▸ **THE PROBLEM**
Print this span of the material below exactly: the line with "eb e6 4c 47", the line with "order are: f9 a1", and every line between them, but nothing else.

##### SUPPLIED MATERIAL

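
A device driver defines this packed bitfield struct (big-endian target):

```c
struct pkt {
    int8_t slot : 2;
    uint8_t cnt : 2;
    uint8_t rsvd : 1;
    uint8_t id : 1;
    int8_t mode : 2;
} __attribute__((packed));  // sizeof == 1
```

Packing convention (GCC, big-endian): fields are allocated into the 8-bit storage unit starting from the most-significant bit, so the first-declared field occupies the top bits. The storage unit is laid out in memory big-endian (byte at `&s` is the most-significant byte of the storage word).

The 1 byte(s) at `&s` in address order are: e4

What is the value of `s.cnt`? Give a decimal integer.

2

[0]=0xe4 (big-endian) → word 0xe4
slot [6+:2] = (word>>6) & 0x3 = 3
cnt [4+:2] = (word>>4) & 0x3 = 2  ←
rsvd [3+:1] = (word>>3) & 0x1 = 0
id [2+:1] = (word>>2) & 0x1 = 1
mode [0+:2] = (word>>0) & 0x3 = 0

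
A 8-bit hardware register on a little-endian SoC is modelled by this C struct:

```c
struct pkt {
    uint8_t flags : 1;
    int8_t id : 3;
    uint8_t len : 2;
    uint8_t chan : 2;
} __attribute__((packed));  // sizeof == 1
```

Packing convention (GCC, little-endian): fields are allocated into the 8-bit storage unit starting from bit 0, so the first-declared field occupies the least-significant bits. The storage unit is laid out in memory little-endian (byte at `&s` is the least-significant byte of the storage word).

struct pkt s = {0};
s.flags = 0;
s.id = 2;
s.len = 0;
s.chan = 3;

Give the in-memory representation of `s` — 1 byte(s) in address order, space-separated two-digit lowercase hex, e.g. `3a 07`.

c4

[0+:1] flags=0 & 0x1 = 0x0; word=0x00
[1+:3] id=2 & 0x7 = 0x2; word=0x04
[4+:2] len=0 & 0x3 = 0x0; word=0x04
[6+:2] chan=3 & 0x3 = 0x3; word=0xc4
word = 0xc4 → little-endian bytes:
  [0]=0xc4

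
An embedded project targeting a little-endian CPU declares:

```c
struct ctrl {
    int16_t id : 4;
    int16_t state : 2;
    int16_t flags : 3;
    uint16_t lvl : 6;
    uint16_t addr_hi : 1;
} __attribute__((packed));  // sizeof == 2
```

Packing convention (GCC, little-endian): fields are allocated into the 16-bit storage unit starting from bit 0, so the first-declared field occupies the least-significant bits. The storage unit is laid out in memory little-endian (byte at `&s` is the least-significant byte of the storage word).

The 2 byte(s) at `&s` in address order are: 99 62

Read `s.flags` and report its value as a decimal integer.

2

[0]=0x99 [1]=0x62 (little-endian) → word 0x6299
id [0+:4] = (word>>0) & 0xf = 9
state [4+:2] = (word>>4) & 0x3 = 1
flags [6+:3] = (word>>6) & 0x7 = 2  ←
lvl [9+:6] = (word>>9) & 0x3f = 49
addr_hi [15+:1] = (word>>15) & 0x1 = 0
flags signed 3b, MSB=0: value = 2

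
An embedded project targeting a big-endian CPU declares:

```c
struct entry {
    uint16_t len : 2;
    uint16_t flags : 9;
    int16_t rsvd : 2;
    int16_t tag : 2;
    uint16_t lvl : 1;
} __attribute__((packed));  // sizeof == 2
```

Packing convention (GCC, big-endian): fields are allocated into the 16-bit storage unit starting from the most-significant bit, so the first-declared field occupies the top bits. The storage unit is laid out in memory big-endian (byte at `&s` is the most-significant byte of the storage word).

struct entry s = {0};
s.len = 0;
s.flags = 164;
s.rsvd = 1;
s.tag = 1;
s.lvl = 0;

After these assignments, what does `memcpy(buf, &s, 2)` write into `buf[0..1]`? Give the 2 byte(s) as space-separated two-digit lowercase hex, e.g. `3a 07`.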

##########
##### SUPPLIED MATERIAL

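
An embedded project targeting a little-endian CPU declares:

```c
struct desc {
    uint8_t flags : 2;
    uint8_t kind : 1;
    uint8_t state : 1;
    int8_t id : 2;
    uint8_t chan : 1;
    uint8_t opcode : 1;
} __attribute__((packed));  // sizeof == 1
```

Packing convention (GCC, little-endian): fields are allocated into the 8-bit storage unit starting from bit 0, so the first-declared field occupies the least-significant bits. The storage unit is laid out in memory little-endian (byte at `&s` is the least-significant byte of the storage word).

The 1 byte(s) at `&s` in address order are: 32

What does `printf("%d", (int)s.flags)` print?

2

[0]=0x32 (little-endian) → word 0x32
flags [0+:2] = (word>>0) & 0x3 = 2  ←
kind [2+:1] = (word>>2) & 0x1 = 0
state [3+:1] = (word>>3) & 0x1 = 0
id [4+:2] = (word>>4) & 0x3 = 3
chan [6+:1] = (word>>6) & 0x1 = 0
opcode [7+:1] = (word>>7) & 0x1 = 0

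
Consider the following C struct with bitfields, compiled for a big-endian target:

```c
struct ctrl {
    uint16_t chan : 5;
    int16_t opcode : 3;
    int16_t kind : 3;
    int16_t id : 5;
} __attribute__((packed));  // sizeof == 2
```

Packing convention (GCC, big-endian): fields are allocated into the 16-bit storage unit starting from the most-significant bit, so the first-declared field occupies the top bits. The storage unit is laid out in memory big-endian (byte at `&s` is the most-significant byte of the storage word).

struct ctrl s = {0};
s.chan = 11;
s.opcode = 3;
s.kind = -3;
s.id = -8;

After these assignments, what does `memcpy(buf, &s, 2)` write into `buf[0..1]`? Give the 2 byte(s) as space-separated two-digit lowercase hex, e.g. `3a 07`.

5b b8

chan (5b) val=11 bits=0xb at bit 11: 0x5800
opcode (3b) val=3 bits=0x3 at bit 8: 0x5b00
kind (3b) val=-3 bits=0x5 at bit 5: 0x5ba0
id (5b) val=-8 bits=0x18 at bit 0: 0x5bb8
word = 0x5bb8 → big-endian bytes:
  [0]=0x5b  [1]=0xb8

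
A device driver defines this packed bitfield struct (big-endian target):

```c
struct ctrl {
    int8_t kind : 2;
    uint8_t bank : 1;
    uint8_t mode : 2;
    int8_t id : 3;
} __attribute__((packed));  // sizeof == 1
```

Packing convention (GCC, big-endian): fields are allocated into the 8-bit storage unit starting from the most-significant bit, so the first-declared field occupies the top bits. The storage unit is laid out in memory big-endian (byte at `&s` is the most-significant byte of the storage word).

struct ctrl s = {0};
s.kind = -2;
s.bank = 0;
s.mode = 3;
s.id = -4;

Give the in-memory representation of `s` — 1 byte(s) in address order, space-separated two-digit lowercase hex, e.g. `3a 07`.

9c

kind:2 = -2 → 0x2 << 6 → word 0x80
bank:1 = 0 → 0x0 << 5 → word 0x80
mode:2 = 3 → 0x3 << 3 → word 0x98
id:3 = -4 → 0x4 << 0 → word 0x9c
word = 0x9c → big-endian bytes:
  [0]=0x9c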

##########
##### SUPPLIED MATERIAL

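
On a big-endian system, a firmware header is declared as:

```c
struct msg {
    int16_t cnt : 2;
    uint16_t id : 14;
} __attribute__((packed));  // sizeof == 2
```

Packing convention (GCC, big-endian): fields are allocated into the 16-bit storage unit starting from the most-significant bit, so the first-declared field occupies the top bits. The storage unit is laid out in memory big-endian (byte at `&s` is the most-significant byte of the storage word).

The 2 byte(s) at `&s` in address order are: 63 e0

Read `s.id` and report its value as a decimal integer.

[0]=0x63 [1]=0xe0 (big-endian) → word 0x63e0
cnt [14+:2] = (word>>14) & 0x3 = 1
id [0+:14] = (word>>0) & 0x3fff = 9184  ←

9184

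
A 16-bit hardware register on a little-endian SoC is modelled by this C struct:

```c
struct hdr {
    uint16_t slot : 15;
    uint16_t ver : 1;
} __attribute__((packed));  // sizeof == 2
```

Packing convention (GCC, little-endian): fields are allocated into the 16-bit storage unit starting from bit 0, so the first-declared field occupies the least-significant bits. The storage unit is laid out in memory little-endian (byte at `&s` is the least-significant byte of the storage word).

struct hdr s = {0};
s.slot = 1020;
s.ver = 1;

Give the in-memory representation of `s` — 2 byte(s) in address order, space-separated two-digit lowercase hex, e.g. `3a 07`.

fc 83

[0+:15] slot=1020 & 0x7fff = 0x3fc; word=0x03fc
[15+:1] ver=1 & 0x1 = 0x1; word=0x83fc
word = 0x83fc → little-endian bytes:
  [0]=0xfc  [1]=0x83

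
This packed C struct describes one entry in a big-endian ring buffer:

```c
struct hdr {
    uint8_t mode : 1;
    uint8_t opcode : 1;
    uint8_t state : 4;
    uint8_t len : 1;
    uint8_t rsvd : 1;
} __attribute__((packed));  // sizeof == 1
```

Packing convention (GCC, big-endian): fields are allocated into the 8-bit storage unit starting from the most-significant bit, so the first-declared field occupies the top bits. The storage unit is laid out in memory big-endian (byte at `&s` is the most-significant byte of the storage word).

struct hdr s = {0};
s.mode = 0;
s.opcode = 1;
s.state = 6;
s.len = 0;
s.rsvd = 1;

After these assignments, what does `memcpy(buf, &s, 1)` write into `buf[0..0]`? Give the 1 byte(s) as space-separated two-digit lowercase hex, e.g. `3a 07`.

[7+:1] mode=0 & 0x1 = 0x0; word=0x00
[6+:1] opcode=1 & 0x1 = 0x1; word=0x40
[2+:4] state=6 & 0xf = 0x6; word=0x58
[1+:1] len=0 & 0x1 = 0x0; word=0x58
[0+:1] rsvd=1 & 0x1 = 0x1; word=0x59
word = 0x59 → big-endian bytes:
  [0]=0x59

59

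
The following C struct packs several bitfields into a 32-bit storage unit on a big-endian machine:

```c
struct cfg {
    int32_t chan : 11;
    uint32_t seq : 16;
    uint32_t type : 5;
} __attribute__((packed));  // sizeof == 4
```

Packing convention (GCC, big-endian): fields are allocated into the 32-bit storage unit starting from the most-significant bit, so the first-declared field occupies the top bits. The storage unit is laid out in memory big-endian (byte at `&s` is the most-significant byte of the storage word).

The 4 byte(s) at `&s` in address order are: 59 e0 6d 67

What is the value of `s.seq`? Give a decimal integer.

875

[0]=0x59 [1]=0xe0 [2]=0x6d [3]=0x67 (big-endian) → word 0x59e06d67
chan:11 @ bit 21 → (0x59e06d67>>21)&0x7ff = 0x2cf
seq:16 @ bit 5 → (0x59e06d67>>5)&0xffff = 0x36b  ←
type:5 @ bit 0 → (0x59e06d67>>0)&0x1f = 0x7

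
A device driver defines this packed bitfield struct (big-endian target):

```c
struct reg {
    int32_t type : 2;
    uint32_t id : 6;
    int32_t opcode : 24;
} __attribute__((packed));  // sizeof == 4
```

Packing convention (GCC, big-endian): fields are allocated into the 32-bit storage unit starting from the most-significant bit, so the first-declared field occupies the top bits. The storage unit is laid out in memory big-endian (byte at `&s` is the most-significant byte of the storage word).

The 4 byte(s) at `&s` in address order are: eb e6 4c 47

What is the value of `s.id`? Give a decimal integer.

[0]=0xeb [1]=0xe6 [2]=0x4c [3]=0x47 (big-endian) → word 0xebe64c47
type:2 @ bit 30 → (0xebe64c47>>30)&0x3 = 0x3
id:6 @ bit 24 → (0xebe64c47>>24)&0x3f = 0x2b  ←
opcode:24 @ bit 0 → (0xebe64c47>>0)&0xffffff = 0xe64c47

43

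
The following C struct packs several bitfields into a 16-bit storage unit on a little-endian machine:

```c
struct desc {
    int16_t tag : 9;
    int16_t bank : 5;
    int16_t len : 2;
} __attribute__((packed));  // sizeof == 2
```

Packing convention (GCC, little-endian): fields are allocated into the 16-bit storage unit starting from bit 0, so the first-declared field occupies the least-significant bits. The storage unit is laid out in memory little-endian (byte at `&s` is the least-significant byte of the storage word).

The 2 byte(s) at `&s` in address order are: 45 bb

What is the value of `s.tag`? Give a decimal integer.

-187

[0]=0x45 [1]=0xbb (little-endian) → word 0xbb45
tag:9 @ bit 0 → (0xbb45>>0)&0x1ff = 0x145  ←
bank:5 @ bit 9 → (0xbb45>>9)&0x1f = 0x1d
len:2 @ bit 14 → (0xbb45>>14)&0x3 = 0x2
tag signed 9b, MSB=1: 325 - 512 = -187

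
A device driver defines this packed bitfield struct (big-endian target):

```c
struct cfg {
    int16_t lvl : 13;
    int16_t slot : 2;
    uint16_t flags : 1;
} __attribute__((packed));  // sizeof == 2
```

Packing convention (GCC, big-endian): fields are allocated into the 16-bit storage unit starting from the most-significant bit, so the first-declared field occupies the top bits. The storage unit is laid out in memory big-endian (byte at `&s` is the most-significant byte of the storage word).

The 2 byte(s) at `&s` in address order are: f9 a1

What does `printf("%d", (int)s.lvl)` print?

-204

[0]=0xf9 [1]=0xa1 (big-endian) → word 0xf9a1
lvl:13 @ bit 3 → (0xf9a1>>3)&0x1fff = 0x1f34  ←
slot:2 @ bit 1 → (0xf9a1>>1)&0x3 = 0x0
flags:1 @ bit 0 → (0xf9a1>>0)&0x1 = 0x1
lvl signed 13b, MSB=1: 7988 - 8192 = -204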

##########

▸ **REPLY**
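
The 4 byte(s) at `&s` in address order are: eb e6 4c 47

What is the value of `s.id`? Give a decimal integer.

[0]=0xeb [1]=0xe6 [2]=0x4c [3]=0x47 (big-endian) → word 0xebe64c47
type:2 @ bit 30 → (0xebe64c47>>30)&0x3 = 0x3
id:6 @ bit 24 → (0xebe64c47>>24)&0x3f = 0x2b  ←
opcode:24 @ bit 0 → (0xebe64c47>>0)&0xffffff = 0xe64c47

43

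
The following C struct packs several bitfields into a 16-bit storage unit on a little-endian machine:

```c
struct desc {
    int16_t tag : 9;
    int16_t bank : 5;
    int16_t len : 2;
} __attribute__((packed));  // sizeof == 2
```

Packing convention (GCC, little-endian): fields are allocated into the 16-bit storage unit starting from bit 0, so the first-declared field occupies the least-significant bits. The storage unit is laid out in memory little-endian (byte at `&s` is the least-significant byte of the storage word).

The 2 byte(s) at `&s` in address order are: 45 bb

What is the value of `s.tag`? Give a decimal integer.

-187

[0]=0x45 [1]=0xbb (little-endian) → word 0xbb45
tag:9 @ bit 0 → (0xbb45>>0)&0x1ff = 0x145  ←
bank:5 @ bit 9 → (0xbb45>>9)&0x1f = 0x1d
len:2 @ bit 14 → (0xbb45>>14)&0x3 = 0x2
tag signed 9b, MSB=1: 325 - 512 = -187

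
A device driver defines this packed bitfield struct (big-endian target):

```c
struct cfg {
    int16_t lvl : 13;
    int16_t slot : 2;
    uint16_t flags : 1;
} __attribute__((packed));  // sizeof == 2
```

Packing convention (GCC, big-endian): fields are allocated into the 16-bit storage unit starting from the most-significant bit, so the first-declared field occupies the top bits. The storage unit is laid out in memory big-endian (byte at `&s` is the most-significant byte of the storage word).

The 2 byte(s) at `&s` in address order are: f9 a1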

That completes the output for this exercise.